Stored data
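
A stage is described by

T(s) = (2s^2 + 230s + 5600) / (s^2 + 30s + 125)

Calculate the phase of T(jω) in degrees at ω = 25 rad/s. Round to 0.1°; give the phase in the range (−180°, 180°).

Substitute s = j25:
Numerator: 2(j25)^2 + 230(j25) + 5600 = 4350 + j5750
Denominator: (j25)^2 + 30(j25) + 125 = -500 + j750
|N| = √(4350² + 5750²) ≈ 7210.1, ∠N ≈ 52.89°
|D| = √(500² + 750²) ≈ 901.39, ∠D ≈ 123.69°
∠T = 52.89° − 123.69° = -70.80°

-70.8°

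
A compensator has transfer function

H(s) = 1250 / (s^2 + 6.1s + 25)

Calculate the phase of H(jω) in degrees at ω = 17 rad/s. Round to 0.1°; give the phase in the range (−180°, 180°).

-158.6°

At s = jω = j17:
quadratic: (j17)² + 6.1·j17 + 25 = -264 + j103.7 → |·| ≈ 283.64, ∠ ≈ 158.55°
∠H = 0.00° − 158.55° = -158.55°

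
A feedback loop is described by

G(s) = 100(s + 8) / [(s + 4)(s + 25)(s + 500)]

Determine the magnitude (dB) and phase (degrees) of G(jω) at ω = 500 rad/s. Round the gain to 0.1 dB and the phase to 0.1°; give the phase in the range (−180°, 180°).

-71.0 dB, -132.6°

At s = jω = j500:
zero (s+8): 8 + j500 → |·| = √(8²+500²) = √250064 ≈ 500.06, ∠ = arctan(500/8) ≈ 89.08°
pole (s+4): 4 + j500 → |·| = √(4²+500²) = √250016 ≈ 500.02, ∠ = arctan(500/4) ≈ 89.54°
pole (s+25): 25 + j500 → |·| = √(25²+500²) = √250625 ≈ 500.62, ∠ = arctan(500/25) ≈ 87.14°
pole (s+500): 500 + j500 → |·| = √(500²+500²) = √500000 ≈ 707.11, ∠ = arctan(500/500) ≈ 45.00°
|G| = 100 · 500.06 / 1.77e+08 ≈ 0.00028252
Gain = 20 log₁₀(0.00028252) ≈ -70.98 dB
∠G = 89.08° − 221.68° = -132.60°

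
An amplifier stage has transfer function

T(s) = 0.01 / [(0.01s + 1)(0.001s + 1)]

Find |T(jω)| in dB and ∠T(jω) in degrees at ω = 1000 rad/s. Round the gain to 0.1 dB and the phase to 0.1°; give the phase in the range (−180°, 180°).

-63.1 dB, -129.3°

At ω = 1000 rad/s:
pole (1 + j1000·0.01) = 1 + j10 → |·| ≈ 10.05, ∠ ≈ 84.29°
pole (1 + j1000·0.001) = 1 + j1 → |·| ≈ 1.4142, ∠ ≈ 45.00°
|T| = 0.01 · 1 / (10.05 · 1.4142) ≈ 0.0007036
Gain = 20 log₁₀(0.0007036) ≈ -63.05 dB
∠T = (0°) − (84.29° + 45.00°) = -129.29°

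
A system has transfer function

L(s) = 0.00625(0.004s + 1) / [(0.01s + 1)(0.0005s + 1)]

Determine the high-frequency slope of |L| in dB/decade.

-20 dB/decade

Each pole contributes −20 dB/decade at high frequency; each zero contributes +20 dB/decade.
Net: 1 zero(s) − 2 pole(s) → -20 dB/decade.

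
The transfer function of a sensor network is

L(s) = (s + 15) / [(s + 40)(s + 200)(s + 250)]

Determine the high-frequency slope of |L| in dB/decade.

Each pole contributes −20 dB/decade at high frequency; each zero contributes +20 dB/decade.
Net: 1 zero(s) − 3 pole(s) → -40 dB/decade.

-40 dB/decade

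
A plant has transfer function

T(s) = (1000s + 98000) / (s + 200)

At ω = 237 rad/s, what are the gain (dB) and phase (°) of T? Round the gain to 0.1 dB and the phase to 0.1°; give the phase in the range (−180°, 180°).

Substitute s = j237:
Numerator: 1000(j237) + 98000 = 98000 + j237000
Denominator: (j237) + 200 = 200 + j237
|N| = √(98000² + 237000²) ≈ 2.5646e+05, ∠N ≈ 67.53°
|D| = √(200² + 237²) ≈ 310.11, ∠D ≈ 49.84°
|T| = 2.5646e+05 / 310.11 ≈ 827
Gain = 20 log₁₀(827) ≈ 58.35 dB
∠T = 67.53° − 49.84° = 17.69°

58.4 dB, 17.7°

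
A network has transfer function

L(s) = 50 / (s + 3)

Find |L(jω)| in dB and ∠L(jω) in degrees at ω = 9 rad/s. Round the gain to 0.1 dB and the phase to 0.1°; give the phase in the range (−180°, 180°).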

### EXERCISE GOAL
Line by line, reproduce the data exactly as given.

### RESULT BELOW
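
A stage is described by

T(s) = (2s^2 + 230s + 5600) / (s^2 + 30s + 125)

Calculate the phase of T(jω) in degrees at ω = 25 rad/s. Round to 0.1°; give the phase in the range (−180°, 180°).

Substitute s = j25:
Numerator: 2(j25)^2 + 230(j25) + 5600 = 4350 + j5750
Denominator: (j25)^2 + 30(j25) + 125 = -500 + j750
|N| = √(4350² + 5750²) ≈ 7210.1, ∠N ≈ 52.89°
|D| = √(500² + 750²) ≈ 901.39, ∠D ≈ 123.69°
∠T = 52.89° − 123.69° = -70.80°

-70.8°

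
A compensator has transfer function

H(s) = 1250 / (s^2 + 6.1s + 25)

Calculate the phase of H(jω) in degrees at ω = 17 rad/s. Round to 0.1°; give the phase in the range (−180°, 180°).

-158.6°

At s = jω = j17:
quadratic: (j17)² + 6.1·j17 + 25 = -264 + j103.7 → |·| ≈ 283.64, ∠ ≈ 158.55°
∠H = 0.00° − 158.55° = -158.55°

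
A feedback loop is described by

G(s) = 100(s + 8) / [(s + 4)(s + 25)(s + 500)]

Determine the magnitude (dB) and phase (degrees) of G(jω) at ω = 500 rad/s. Round the gain to 0.1 dB and the phase to 0.1°; give the phase in the range (−180°, 180°).

-71.0 dB, -132.6°

At s = jω = j500:
zero (s+8): 8 + j500 → |·| = √(8²+500²) = √250064 ≈ 500.06, ∠ = arctan(500/8) ≈ 89.08°
pole (s+4): 4 + j500 → |·| = √(4²+500²) = √250016 ≈ 500.02, ∠ = arctan(500/4) ≈ 89.54°
pole (s+25): 25 + j500 → |·| = √(25²+500²) = √250625 ≈ 500.62, ∠ = arctan(500/25) ≈ 87.14°
pole (s+500): 500 + j500 → |·| = √(500²+500²) = √500000 ≈ 707.11, ∠ = arctan(500/500) ≈ 45.00°
|G| = 100 · 500.06 / 1.77e+08 ≈ 0.00028252
Gain = 20 log₁₀(0.00028252) ≈ -70.98 dB
∠G = 89.08° − 221.68° = -132.60°

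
An amplifier stage has transfer function

T(s) = 0.01 / [(0.01s + 1)(0.001s + 1)]

Find |T(jω)| in dB and ∠T(jω) in degrees at ω = 1000 rad/s. Round the gain to 0.1 dB and the phase to 0.1°; give the phase in the range (−180°, 180°).

-63.1 dB, -129.3°

At ω = 1000 rad/s:
pole (1 + j1000·0.01) = 1 + j10 → |·| ≈ 10.05, ∠ ≈ 84.29°
pole (1 + j1000·0.001) = 1 + j1 → |·| ≈ 1.4142, ∠ ≈ 45.00°
|T| = 0.01 · 1 / (10.05 · 1.4142) ≈ 0.0007036
Gain = 20 log₁₀(0.0007036) ≈ -63.05 dB
∠T = (0°) − (84.29° + 45.00°) = -129.29°

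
A system has transfer function

L(s) = 0.00625(0.004s + 1) / [(0.01s + 1)(0.0005s + 1)]

Determine the high-frequency slope of |L| in dB/decade.

-20 dB/decade

Each pole contributes −20 dB/decade at high frequency; each zero contributes +20 dB/decade.
Net: 1 zero(s) − 2 pole(s) → -20 dB/decade.

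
The transfer function of a sensor network is

L(s) = (s + 15) / [(s + 40)(s + 200)(s + 250)]

Determine the high-frequency slope of |L| in dB/decade.

Each pole contributes −20 dB/decade at high frequency; each zero contributes +20 dB/decade.
Net: 1 zero(s) − 3 pole(s) → -40 dB/decade.

-40 dB/decade

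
A plant has transfer function

T(s) = (1000s + 98000) / (s + 200)

At ω = 237 rad/s, what are the gain (dB) and phase (°) of T? Round the gain to 0.1 dB and the phase to 0.1°; give the phase in the range (−180°, 180°).

Substitute s = j237:
Numerator: 1000(j237) + 98000 = 98000 + j237000
Denominator: (j237) + 200 = 200 + j237
|N| = √(98000² + 237000²) ≈ 2.5646e+05, ∠N ≈ 67.53°
|D| = √(200² + 237²) ≈ 310.11, ∠D ≈ 49.84°
|T| = 2.5646e+05 / 310.11 ≈ 827
Gain = 20 log₁₀(827) ≈ 58.35 dB
∠T = 67.53° − 49.84° = 17.69°

58.4 dB, 17.7°

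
A network has transfer function

L(s) = 50 / (s + 3)

Find |L(jω)| in dB and ∠L(jω) in degrees at ω = 9 rad/s. Round the gain to 0.1 dB and the phase to 0.1°; give the phase in the range (−180°, 180°).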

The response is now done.